*** DATA FOR THIS EXERCISE ***
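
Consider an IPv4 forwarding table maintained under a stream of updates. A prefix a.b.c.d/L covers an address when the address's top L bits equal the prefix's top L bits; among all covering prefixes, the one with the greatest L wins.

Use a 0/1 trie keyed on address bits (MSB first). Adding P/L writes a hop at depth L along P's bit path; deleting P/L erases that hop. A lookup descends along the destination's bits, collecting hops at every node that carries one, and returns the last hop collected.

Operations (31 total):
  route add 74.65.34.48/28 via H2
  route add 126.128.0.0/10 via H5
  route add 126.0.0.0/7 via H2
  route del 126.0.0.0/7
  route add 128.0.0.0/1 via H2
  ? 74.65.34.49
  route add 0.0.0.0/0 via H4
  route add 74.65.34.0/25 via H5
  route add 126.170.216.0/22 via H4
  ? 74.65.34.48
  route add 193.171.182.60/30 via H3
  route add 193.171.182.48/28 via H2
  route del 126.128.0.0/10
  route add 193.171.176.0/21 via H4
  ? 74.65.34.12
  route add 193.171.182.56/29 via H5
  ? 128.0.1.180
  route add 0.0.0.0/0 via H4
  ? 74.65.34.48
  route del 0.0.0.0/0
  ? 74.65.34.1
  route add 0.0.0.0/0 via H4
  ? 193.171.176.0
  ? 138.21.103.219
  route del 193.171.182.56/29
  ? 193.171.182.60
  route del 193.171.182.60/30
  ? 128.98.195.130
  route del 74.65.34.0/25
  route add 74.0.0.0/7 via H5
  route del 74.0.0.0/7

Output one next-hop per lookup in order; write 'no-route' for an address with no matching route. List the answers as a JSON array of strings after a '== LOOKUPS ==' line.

Trace:
  add 74.65.34.48/28 -> H2 at depth 28
  add 126.128.0.0/10 -> H5 at depth 10
  add 126.0.0.0/7 -> H2 at depth 7
  del 126.0.0.0/7 (clear depth 7)
  add 128.0.0.0/1 -> H2 at depth 1
  Q 74.65.34.49: descend 0100101001000001001000100011 ; hops seen [H2] ; pick H2
  add 0.0.0.0/0 -> H4 at depth 0
  add 74.65.34.0/25 -> H5 at depth 25
  add 126.170.216.0/22 -> H4 at depth 22
  Q 74.65.34.48: descend 0100101001000001001000100011 ; hops seen [H4,H5,H2] ; pick H2
  add 193.171.182.60/30 -> H3 at depth 30
  add 193.171.182.48/28 -> H2 at depth 28
  del 126.128.0.0/10 (clear depth 10)
  add 193.171.176.0/21 -> H4 at depth 21
  Q 74.65.34.12: descend 01001010010000010010001000 ; hops seen [H4,H5] ; pick H5
  add 193.171.182.56/29 -> H5 at depth 29
  Q 128.0.1.180: descend 1 ; hops seen [H4,H2] ; pick H2
  add 0.0.0.0/0 -> H4 at depth 0
  Q 74.65.34.48: descend 0100101001000001001000100011 ; hops seen [H4,H5,H2] ; pick H2
  del 0.0.0.0/0 (clear depth 0)
  Q 74.65.34.1: descend 01001010010000010010001000 ; hops seen [H5] ; pick H5
  add 0.0.0.0/0 -> H4 at depth 0
  Q 193.171.176.0: descend 110000011010101110110 ; hops seen [H4,H2,H4] ; pick H4
  Q 138.21.103.219: descend 1 ; hops seen [H4,H2] ; pick H2
  del 193.171.182.56/29 (clear depth 29)
  Q 193.171.182.60: descend 110000011010101110110110001111 ; hops seen [H4,H2,H4,H2,H3] ; pick H3
  del 193.171.182.60/30 (clear depth 30)
  Q 128.98.195.130: descend 1 ; hops seen [H4,H2] ; pick H2
  del 74.65.34.0/25 (clear depth 25)
  add 74.0.0.0/7 -> H5 at depth 7
  del 74.0.0.0/7 (clear depth 7)

== LOOKUPS ==
["H2","H2","H5","H2","H2","H5","H4","H2","H3","H2"]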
*** End of DATA FOR THIS EXERCISE ***
TRY IT >>
Transcribe the records exactly as they appear.

EXPECTED OUTPUT >>
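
Consider an IPv4 forwarding table maintained under a stream of updates. A prefix a.b.c.d/L covers an address when the address's top L bits equal the prefix's top L bits; among all covering prefixes, the one with the greatest L wins.

Use a 0/1 trie keyed on address bits (MSB first). Adding P/L writes a hop at depth L along P's bit path; deleting P/L erases that hop. A lookup descends along the destination's bits, collecting hops at every node that carries one, and returns the last hop collected.

Operations (31 total):
  route add 74.65.34.48/28 via H2
  route add 126.128.0.0/10 via H5
  route add 126.0.0.0/7 via H2
  route del 126.0.0.0/7
  route add 128.0.0.0/1 via H2
  ? 74.65.34.49
  route add 0.0.0.0/0 via H4
  route add 74.65.34.0/25 via H5
  route add 126.170.216.0/22 via H4
  ? 74.65.34.48
  route add 193.171.182.60/30 via H3
  route add 193.171.182.48/28 via H2
  route del 126.128.0.0/10
  route add 193.171.176.0/21 via H4
  ? 74.65.34.12
  route add 193.171.182.56/29 via H5
  ? 128.0.1.180
  route add 0.0.0.0/0 via H4
  ? 74.65.34.48
  route del 0.0.0.0/0
  ? 74.65.34.1
  route add 0.0.0.0/0 via H4
  ? 193.171.176.0
  ? 138.21.103.219
  route del 193.171.182.56/29
  ? 193.171.182.60
  route del 193.171.182.60/30
  ? 128.98.195.130
  route del 74.65.34.0/25
  route add 74.0.0.0/7 via H5
  route del 74.0.0.0/7

Output one next-hop per lookup in order; write 'no-route' for an address with no matching route. List the answers as a JSON array of strings after a '== LOOKUPS ==' line.

Trace:
  add 74.65.34.48/28 -> H2 at depth 28
  add 126.128.0.0/10 -> H5 at depth 10
  add 126.0.0.0/7 -> H2 at depth 7
  del 126.0.0.0/7 (clear depth 7)
  add 128.0.0.0/1 -> H2 at depth 1
  Q 74.65.34.49: descend 0100101001000001001000100011 ; hops seen [H2] ; pick H2
  add 0.0.0.0/0 -> H4 at depth 0
  add 74.65.34.0/25 -> H5 at depth 25
  add 126.170.216.0/22 -> H4 at depth 22
  Q 74.65.34.48: descend 0100101001000001001000100011 ; hops seen [H4,H5,H2] ; pick H2
  add 193.171.182.60/30 -> H3 at depth 30
  add 193.171.182.48/28 -> H2 at depth 28
  del 126.128.0.0/10 (clear depth 10)
  add 193.171.176.0/21 -> H4 at depth 21
  Q 74.65.34.12: descend 01001010010000010010001000 ; hops seen [H4,H5] ; pick H5
  add 193.171.182.56/29 -> H5 at depth 29
  Q 128.0.1.180: descend 1 ; hops seen [H4,H2] ; pick H2
  add 0.0.0.0/0 -> H4 at depth 0
  Q 74.65.34.48: descend 0100101001000001001000100011 ; hops seen [H4,H5,H2] ; pick H2
  del 0.0.0.0/0 (clear depth 0)
  Q 74.65.34.1: descend 01001010010000010010001000 ; hops seen [H5] ; pick H5
  add 0.0.0.0/0 -> H4 at depth 0
  Q 193.171.176.0: descend 110000011010101110110 ; hops seen [H4,H2,H4] ; pick H4
  Q 138.21.103.219: descend 1 ; hops seen [H4,H2] ; pick H2
  del 193.171.182.56/29 (clear depth 29)
  Q 193.171.182.60: descend 110000011010101110110110001111 ; hops seen [H4,H2,H4,H2,H3] ; pick H3
  del 193.171.182.60/30 (clear depth 30)
  Q 128.98.195.130: descend 1 ; hops seen [H4,H2] ; pick H2
  del 74.65.34.0/25 (clear depth 25)
  add 74.0.0.0/7 -> H5 at depth 7
  del 74.0.0.0/7 (clear depth 7)

== LOOKUPS ==
["H2","H2","H5","H2","H2","H5","H4","H2","H3","H2"]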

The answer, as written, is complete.